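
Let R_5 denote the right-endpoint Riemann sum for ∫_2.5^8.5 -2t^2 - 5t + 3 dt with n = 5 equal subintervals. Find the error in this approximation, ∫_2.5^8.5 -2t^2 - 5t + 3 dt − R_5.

Exact integral: ∫_2.5^8.5 f(t) dt = -546.
R_5 = -646.08.
Error = -546 − (-646.08) = 100.08.

100.08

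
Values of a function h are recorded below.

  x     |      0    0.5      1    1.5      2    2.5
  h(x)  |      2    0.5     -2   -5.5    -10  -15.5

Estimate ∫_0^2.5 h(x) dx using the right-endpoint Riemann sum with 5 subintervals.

-16.25

Δx = 0.5.
Sum = 0.5·[0.5 + (-2) + (-5.5) + (-10) + (-15.5)] = -16.25.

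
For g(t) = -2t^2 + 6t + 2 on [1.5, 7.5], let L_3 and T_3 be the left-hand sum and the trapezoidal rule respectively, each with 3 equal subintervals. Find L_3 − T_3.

L_3 = -41.
T_3 = -113.
L_3 − T_3 = 72.

72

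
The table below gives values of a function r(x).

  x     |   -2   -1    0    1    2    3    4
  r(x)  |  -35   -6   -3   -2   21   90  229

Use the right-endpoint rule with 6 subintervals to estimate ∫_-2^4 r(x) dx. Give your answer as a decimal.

Δx = 1.
Sum = 1·[(-6) + (-3) + (-2) + 21 + 90 + 229] = 329.

329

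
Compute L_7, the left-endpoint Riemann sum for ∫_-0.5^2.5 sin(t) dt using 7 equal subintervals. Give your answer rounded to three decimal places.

1.422

Δt = (2.5 − (-0.5))/7 = 3/7.
Left endpoints: -0.5, -1/14, 5/14, 11/14, 17/14, 23/14, 29/14.
f(-0.5) ≈ -0.479, f(-1/14) ≈ -0.071, f(5/14) ≈ 0.350, f(11/14) ≈ 0.707, f(17/14) ≈ 0.937, f(23/14) ≈ 0.997, f(29/14) ≈ 0.877.
Sum = Δt · [f(-0.5) + f(-1/14) + f(5/14) + ...].
Sum ≈ 1.422.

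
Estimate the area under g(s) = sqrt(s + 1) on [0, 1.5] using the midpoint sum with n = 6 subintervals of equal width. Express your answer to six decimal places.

Δs = (1.5 − 0)/6 = 0.25.
Midpoints: 0.125, 0.375, 0.625, 0.875, 1.125, 1.375.
g(0.125) ≈ 1.060660, g(0.375) ≈ 1.172604, g(0.625) ≈ 1.274755, g(0.875) ≈ 1.369306, g(1.125) ≈ 1.457738, g(1.375) ≈ 1.541104.
Sum = Δs · [g(0.125) + g(0.375) + g(0.625) + ...].
Sum ≈ 1.969042.

1.969042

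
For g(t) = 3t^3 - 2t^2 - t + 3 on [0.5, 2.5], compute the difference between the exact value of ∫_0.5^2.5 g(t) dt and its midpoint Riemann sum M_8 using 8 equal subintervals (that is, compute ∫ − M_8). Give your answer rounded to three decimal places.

0.120

Exact integral: ∫_0.5^2.5 g(t) dt ≈ 21.91667.
M_8 = 21.796875.
Error ≈ 21.91667 − 21.796875 ≈ 0.120.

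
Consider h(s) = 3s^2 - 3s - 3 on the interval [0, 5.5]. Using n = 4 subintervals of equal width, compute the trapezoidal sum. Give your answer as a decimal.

Δs = (5.5 − 0)/4 = 1.375.
h(0) = -3, h(1.375) = -1.453125, h(2.75) = 11.4375, h(4.125) = 35.671875, h(5.5) = 71.25.
T_4 = (Δs/2)·[h(s_0) + 2h(s_1) + 2h(s_2) + 2h(s_3) + h(s_4)].
Sum = 109.69921875.

109.69921875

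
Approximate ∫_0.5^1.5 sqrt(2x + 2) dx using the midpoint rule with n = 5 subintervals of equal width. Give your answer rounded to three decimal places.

Δx = (1.5 − 0.5)/5 = 0.2.
Midpoints: 0.6, 0.8, 1, 1.2, 1.4.
f(0.6) ≈ 1.789, f(0.8) ≈ 1.897, f(1) ≈ 2.000, f(1.2) ≈ 2.098, f(1.4) ≈ 2.191.
Sum = Δx · [f(0.6) + f(0.8) + f(1) + f(1.2) + f(1.4)].
Sum ≈ 1.995.

1.995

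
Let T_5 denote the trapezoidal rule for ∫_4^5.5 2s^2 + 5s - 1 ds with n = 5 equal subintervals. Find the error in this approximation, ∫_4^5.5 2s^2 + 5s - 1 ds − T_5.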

-- -- --

### WHAT IS BEING ASKED
An unaltered transcription of all the data above is needed.

### RESPONSE TO THE EXERCISE
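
Let R_5 denote the right-endpoint Riemann sum for ∫_2.5^8.5 -2t^2 - 5t + 3 dt with n = 5 equal subintervals. Find the error in this approximation, ∫_2.5^8.5 -2t^2 - 5t + 3 dt − R_5.

Exact integral: ∫_2.5^8.5 f(t) dt = -546.
R_5 = -646.08.
Error = -546 − (-646.08) = 100.08.

100.08

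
Values of a function h are recorded below.

  x     |      0    0.5      1    1.5      2    2.5
  h(x)  |      2    0.5     -2   -5.5    -10  -15.5

Estimate ∫_0^2.5 h(x) dx using the right-endpoint Riemann sum with 5 subintervals.

-16.25

Δx = 0.5.
Sum = 0.5·[0.5 + (-2) + (-5.5) + (-10) + (-15.5)] = -16.25.

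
For g(t) = -2t^2 + 6t + 2 on [1.5, 7.5], let L_3 and T_3 be the left-hand sum and the trapezoidal rule respectively, each with 3 equal subintervals. Find L_3 − T_3.

L_3 = -41.
T_3 = -113.
L_3 − T_3 = 72.

72

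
The table below gives values of a function r(x).

  x     |   -2   -1    0    1    2    3    4
  r(x)  |  -35   -6   -3   -2   21   90  229

Use the right-endpoint rule with 6 subintervals to estimate ∫_-2^4 r(x) dx. Give your answer as a decimal.

Δx = 1.
Sum = 1·[(-6) + (-3) + (-2) + 21 + 90 + 229] = 329.

329

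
Compute L_7, the left-endpoint Riemann sum for ∫_-0.5^2.5 sin(t) dt using 7 equal subintervals. Give your answer rounded to three decimal places.

1.422

Δt = (2.5 − (-0.5))/7 = 3/7.
Left endpoints: -0.5, -1/14, 5/14, 11/14, 17/14, 23/14, 29/14.
f(-0.5) ≈ -0.479, f(-1/14) ≈ -0.071, f(5/14) ≈ 0.350, f(11/14) ≈ 0.707, f(17/14) ≈ 0.937, f(23/14) ≈ 0.997, f(29/14) ≈ 0.877.
Sum = Δt · [f(-0.5) + f(-1/14) + f(5/14) + ...].
Sum ≈ 1.422.

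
Estimate the area under g(s) = sqrt(s + 1) on [0, 1.5] using the midpoint sum with n = 6 subintervals of equal width. Express your answer to six decimal places.

Δs = (1.5 − 0)/6 = 0.25.
Midpoints: 0.125, 0.375, 0.625, 0.875, 1.125, 1.375.
g(0.125) ≈ 1.060660, g(0.375) ≈ 1.172604, g(0.625) ≈ 1.274755, g(0.875) ≈ 1.369306, g(1.125) ≈ 1.457738, g(1.375) ≈ 1.541104.
Sum = Δs · [g(0.125) + g(0.375) + g(0.625) + ...].
Sum ≈ 1.969042.

1.969042

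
For g(t) = 3t^3 - 2t^2 - t + 3 on [0.5, 2.5], compute the difference between the exact value of ∫_0.5^2.5 g(t) dt and its midpoint Riemann sum M_8 using 8 equal subintervals (that is, compute ∫ − M_8). Give your answer rounded to three decimal places.

0.120

Exact integral: ∫_0.5^2.5 g(t) dt ≈ 21.91667.
M_8 = 21.796875.
Error ≈ 21.91667 − 21.796875 ≈ 0.120.

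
Consider h(s) = 3s^2 - 3s - 3 on the interval [0, 5.5]. Using n = 4 subintervals of equal width, compute the trapezoidal sum. Give your answer as a decimal.

Δs = (5.5 − 0)/4 = 1.375.
h(0) = -3, h(1.375) = -1.453125, h(2.75) = 11.4375, h(4.125) = 35.671875, h(5.5) = 71.25.
T_4 = (Δs/2)·[h(s_0) + 2h(s_1) + 2h(s_2) + 2h(s_3) + h(s_4)].
Sum = 109.69921875.

109.69921875

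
Approximate ∫_0.5^1.5 sqrt(2x + 2) dx using the midpoint rule with n = 5 subintervals of equal width. Give your answer rounded to three decimal places.

Δx = (1.5 − 0.5)/5 = 0.2.
Midpoints: 0.6, 0.8, 1, 1.2, 1.4.
f(0.6) ≈ 1.789, f(0.8) ≈ 1.897, f(1) ≈ 2.000, f(1.2) ≈ 2.098, f(1.4) ≈ 2.191.
Sum = Δx · [f(0.6) + f(0.8) + f(1) + f(1.2) + f(1.4)].
Sum ≈ 1.995.

1.995

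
Let T_5 denote the trapezoidal rule for ∫_4^5.5 2s^2 + 5s - 1 ds with n = 5 equal subintervals. Find the error in this approximation, ∫_4^5.5 2s^2 + 5s - 1 ds − T_5.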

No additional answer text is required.